(Instructions for the task): Write back every record verbatim.

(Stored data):
************

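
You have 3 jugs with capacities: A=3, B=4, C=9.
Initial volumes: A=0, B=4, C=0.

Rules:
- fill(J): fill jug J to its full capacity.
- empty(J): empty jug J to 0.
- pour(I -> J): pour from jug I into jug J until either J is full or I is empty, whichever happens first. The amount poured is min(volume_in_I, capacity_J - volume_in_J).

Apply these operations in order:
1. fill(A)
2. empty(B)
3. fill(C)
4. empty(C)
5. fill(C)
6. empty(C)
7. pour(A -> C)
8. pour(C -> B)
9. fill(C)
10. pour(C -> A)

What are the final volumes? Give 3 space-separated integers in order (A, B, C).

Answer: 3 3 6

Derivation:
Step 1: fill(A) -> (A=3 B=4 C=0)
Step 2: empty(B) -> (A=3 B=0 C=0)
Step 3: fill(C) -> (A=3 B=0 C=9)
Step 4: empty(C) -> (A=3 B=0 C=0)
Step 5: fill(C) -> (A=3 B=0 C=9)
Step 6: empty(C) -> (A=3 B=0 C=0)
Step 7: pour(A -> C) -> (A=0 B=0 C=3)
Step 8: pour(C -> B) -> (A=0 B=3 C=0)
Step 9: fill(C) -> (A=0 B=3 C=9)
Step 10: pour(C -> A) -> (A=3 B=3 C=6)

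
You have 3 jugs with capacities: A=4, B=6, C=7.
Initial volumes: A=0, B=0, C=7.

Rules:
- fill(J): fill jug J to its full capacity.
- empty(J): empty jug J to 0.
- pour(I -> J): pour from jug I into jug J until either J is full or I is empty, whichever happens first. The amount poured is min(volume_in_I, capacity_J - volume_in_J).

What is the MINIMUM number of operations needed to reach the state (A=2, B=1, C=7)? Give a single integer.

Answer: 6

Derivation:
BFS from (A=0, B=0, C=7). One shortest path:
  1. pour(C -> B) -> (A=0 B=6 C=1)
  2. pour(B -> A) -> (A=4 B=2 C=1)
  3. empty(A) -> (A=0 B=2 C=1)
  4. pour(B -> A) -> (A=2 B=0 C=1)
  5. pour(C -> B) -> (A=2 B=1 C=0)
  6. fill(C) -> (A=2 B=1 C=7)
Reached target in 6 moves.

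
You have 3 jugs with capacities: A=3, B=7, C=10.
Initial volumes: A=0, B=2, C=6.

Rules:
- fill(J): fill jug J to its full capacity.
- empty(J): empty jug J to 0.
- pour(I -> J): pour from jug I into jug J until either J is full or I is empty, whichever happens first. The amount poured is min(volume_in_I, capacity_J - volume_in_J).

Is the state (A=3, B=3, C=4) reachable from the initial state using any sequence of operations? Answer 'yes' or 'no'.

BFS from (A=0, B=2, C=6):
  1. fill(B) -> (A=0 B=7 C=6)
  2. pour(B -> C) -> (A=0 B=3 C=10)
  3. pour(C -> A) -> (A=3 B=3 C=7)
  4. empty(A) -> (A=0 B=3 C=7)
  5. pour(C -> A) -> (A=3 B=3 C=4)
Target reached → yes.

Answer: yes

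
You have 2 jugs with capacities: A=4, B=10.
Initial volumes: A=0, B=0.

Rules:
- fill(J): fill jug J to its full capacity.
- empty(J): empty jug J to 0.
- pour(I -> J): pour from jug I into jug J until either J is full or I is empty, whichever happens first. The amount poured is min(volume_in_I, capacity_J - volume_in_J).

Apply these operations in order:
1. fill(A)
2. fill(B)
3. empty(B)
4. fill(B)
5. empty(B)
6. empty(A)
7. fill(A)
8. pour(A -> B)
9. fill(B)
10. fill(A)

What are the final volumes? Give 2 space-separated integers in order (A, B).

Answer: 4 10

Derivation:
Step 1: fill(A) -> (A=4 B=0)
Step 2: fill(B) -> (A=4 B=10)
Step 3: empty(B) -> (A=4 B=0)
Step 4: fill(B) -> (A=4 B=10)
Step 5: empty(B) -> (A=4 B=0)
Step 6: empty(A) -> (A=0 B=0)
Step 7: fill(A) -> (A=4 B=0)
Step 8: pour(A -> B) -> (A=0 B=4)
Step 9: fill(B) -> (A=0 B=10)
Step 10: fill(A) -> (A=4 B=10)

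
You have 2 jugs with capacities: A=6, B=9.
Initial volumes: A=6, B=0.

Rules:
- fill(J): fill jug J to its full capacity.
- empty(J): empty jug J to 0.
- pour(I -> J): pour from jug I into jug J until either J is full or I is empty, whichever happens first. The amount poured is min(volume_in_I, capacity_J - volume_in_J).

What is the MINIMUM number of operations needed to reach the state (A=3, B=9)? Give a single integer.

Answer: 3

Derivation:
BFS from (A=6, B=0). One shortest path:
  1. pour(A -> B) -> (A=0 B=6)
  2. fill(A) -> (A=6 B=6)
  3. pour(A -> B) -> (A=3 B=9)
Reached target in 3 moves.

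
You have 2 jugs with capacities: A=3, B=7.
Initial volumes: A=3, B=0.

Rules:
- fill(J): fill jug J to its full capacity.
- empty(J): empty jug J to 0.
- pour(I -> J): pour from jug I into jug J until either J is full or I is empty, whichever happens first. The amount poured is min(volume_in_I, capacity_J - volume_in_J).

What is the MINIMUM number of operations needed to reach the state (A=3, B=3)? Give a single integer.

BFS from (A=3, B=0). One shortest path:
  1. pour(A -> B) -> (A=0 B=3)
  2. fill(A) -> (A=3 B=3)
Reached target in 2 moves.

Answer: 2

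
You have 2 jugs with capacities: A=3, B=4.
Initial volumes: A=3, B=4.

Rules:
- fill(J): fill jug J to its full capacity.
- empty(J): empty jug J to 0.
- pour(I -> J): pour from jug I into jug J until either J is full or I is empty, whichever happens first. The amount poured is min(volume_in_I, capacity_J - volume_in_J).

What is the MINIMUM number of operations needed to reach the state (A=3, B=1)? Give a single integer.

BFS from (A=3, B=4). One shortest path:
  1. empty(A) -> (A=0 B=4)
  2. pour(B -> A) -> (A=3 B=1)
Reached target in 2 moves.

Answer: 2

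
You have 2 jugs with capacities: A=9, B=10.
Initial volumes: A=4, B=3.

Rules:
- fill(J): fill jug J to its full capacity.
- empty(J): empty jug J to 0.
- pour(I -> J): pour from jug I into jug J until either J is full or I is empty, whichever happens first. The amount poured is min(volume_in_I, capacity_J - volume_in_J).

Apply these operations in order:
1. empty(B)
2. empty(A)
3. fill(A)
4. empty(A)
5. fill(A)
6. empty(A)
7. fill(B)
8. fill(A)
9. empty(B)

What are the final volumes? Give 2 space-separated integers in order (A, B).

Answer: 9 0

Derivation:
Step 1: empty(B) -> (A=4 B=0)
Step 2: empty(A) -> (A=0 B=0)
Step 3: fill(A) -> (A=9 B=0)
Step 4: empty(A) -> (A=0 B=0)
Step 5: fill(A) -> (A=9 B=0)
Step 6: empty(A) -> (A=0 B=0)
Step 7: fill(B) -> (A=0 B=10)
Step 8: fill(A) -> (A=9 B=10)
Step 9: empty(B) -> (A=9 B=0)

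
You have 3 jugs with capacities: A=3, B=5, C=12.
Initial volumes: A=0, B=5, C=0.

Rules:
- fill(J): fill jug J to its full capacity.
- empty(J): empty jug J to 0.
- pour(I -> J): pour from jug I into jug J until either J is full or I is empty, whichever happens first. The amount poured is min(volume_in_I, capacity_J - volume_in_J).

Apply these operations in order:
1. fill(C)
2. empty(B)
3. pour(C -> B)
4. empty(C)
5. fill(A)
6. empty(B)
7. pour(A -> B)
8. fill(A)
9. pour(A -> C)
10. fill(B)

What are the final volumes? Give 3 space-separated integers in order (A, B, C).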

************

(Expected output):
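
You have 3 jugs with capacities: A=3, B=4, C=9.
Initial volumes: A=0, B=4, C=0.

Rules:
- fill(J): fill jug J to its full capacity.
- empty(J): empty jug J to 0.
- pour(I -> J): pour from jug I into jug J until either J is full or I is empty, whichever happens first. The amount poured is min(volume_in_I, capacity_J - volume_in_J).

Apply these operations in order:
1. fill(A)
2. empty(B)
3. fill(C)
4. empty(C)
5. fill(C)
6. empty(C)
7. pour(A -> C)
8. pour(C -> B)
9. fill(C)
10. pour(C -> A)

What are the final volumes? Give 3 space-separated integers in order (A, B, C).

Answer: 3 3 6

Derivation:
Step 1: fill(A) -> (A=3 B=4 C=0)
Step 2: empty(B) -> (A=3 B=0 C=0)
Step 3: fill(C) -> (A=3 B=0 C=9)
Step 4: empty(C) -> (A=3 B=0 C=0)
Step 5: fill(C) -> (A=3 B=0 C=9)
Step 6: empty(C) -> (A=3 B=0 C=0)
Step 7: pour(A -> C) -> (A=0 B=0 C=3)
Step 8: pour(C -> B) -> (A=0 B=3 C=0)
Step 9: fill(C) -> (A=0 B=3 C=9)
Step 10: pour(C -> A) -> (A=3 B=3 C=6)

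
You have 3 jugs with capacities: A=4, B=6, C=7.
Initial volumes: A=0, B=0, C=7.

Rules:
- fill(J): fill jug J to its full capacity.
- empty(J): empty jug J to 0.
- pour(I -> J): pour from jug I into jug J until either J is full or I is empty, whichever happens first. The amount poured is min(volume_in_I, capacity_J - volume_in_J).

What is the MINIMUM number of operations needed to reach the state (A=2, B=1, C=7)? Give a single integer.

Answer: 6

Derivation:
BFS from (A=0, B=0, C=7). One shortest path:
  1. pour(C -> B) -> (A=0 B=6 C=1)
  2. pour(B -> A) -> (A=4 B=2 C=1)
  3. empty(A) -> (A=0 B=2 C=1)
  4. pour(B -> A) -> (A=2 B=0 C=1)
  5. pour(C -> B) -> (A=2 B=1 C=0)
  6. fill(C) -> (A=2 B=1 C=7)
Reached target in 6 moves.

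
You have 3 jugs with capacities: A=3, B=7, C=10.
Initial volumes: A=0, B=2, C=6.

Rules:
- fill(J): fill jug J to its full capacity.
- empty(J): empty jug J to 0.
- pour(I -> J): pour from jug I into jug J until either J is full or I is empty, whichever happens first. The amount poured is min(volume_in_I, capacity_J - volume_in_J).

Is the state (A=3, B=3, C=4) reachable from the initial state using any sequence of operations? Answer 'yes' or 'no'.

BFS from (A=0, B=2, C=6):
  1. fill(B) -> (A=0 B=7 C=6)
  2. pour(B -> C) -> (A=0 B=3 C=10)
  3. pour(C -> A) -> (A=3 B=3 C=7)
  4. empty(A) -> (A=0 B=3 C=7)
  5. pour(C -> A) -> (A=3 B=3 C=4)
Target reached → yes.

Answer: yes

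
You have 2 jugs with capacities: A=4, B=10.
Initial volumes: A=0, B=0.

Rules:
- fill(J): fill jug J to its full capacity.
- empty(J): empty jug J to 0.
- pour(I -> J): pour from jug I into jug J until either J is full or I is empty, whichever happens first. The amount poured is min(volume_in_I, capacity_J - volume_in_J).

Apply these operations in order:
1. fill(A)
2. fill(B)
3. empty(B)
4. fill(B)
5. empty(B)
6. empty(A)
7. fill(A)
8. pour(A -> B)
9. fill(B)
10. fill(A)

What are the final volumes? Give 2 space-separated integers in order (A, B).

Answer: 4 10

Derivation:
Step 1: fill(A) -> (A=4 B=0)
Step 2: fill(B) -> (A=4 B=10)
Step 3: empty(B) -> (A=4 B=0)
Step 4: fill(B) -> (A=4 B=10)
Step 5: empty(B) -> (A=4 B=0)
Step 6: empty(A) -> (A=0 B=0)
Step 7: fill(A) -> (A=4 B=0)
Step 8: pour(A -> B) -> (A=0 B=4)
Step 9: fill(B) -> (A=0 B=10)
Step 10: fill(A) -> (A=4 B=10)

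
You have 2 jugs with capacities: A=6, B=9.
Initial volumes: A=6, B=0.

Rules:
- fill(J): fill jug J to its full capacity.
- empty(J): empty jug J to 0.
- pour(I -> J): pour from jug I into jug J until either J is full or I is empty, whichever happens first. The amount poured is min(volume_in_I, capacity_J - volume_in_J).

What is the MINIMUM number of operations needed to reach the state (A=3, B=9)? Give a single integer.

Answer: 3

Derivation:
BFS from (A=6, B=0). One shortest path:
  1. pour(A -> B) -> (A=0 B=6)
  2. fill(A) -> (A=6 B=6)
  3. pour(A -> B) -> (A=3 B=9)
Reached target in 3 moves.

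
You have 2 jugs with capacities: A=3, B=7.
Initial volumes: A=3, B=0.

Rules:
- fill(J): fill jug J to its full capacity.
- empty(J): empty jug J to 0.
- pour(I -> J): pour from jug I into jug J until either J is full or I is empty, whichever happens first. The amount poured is min(volume_in_I, capacity_J - volume_in_J).

What is the MINIMUM number of operations needed to reach the state (A=3, B=3)? Give a single integer.

BFS from (A=3, B=0). One shortest path:
  1. pour(A -> B) -> (A=0 B=3)
  2. fill(A) -> (A=3 B=3)
Reached target in 2 moves.

Answer: 2

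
You have 2 jugs with capacities: A=3, B=4.
Initial volumes: A=3, B=4.

Rules:
- fill(J): fill jug J to its full capacity.
- empty(J): empty jug J to 0.
- pour(I -> J): pour from jug I into jug J until either J is full or I is empty, whichever happens first. The amount poured is min(volume_in_I, capacity_J - volume_in_J).

What is the MINIMUM number of operations needed to reach the state (A=3, B=1)? Give a single integer.

BFS from (A=3, B=4). One shortest path:
  1. empty(A) -> (A=0 B=4)
  2. pour(B -> A) -> (A=3 B=1)
Reached target in 2 moves.

Answer: 2

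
You have 2 jugs with capacities: A=9, B=10.
Initial volumes: A=4, B=3.

Rules:
- fill(J): fill jug J to its full capacity.
- empty(J): empty jug J to 0.
- pour(I -> J): pour from jug I into jug J until either J is full or I is empty, whichever happens first. The amount poured is min(volume_in_I, capacity_J - volume_in_J).

Apply these operations in order:
1. empty(B)
2. empty(A)
3. fill(A)
4. empty(A)
5. fill(A)
6. empty(A)
7. fill(B)
8. fill(A)
9. empty(B)

What are the final volumes? Give 2 space-separated integers in order (A, B).

Answer: 9 0

Derivation:
Step 1: empty(B) -> (A=4 B=0)
Step 2: empty(A) -> (A=0 B=0)
Step 3: fill(A) -> (A=9 B=0)
Step 4: empty(A) -> (A=0 B=0)
Step 5: fill(A) -> (A=9 B=0)
Step 6: empty(A) -> (A=0 B=0)
Step 7: fill(B) -> (A=0 B=10)
Step 8: fill(A) -> (A=9 B=10)
Step 9: empty(B) -> (A=9 B=0)

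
You have 3 jugs with capacities: A=3, B=5, C=12.
Initial volumes: A=0, B=5, C=0.

Rules:
- fill(J): fill jug J to its full capacity.
- empty(J): empty jug J to 0.
- pour(I -> J): pour from jug I into jug J until either J is full or I is empty, whichever happens first. The amount poured is min(volume_in_I, capacity_J - volume_in_J).

Apply these operations in order:
1. fill(C)
2. empty(B)
3. pour(C -> B)
4. empty(C)
5. fill(A)
6. empty(B)
7. pour(A -> B)
8. fill(A)
9. pour(A -> C)
10. fill(B)

What are the final volumes? Give 3 space-separated integers in order (A, B, C).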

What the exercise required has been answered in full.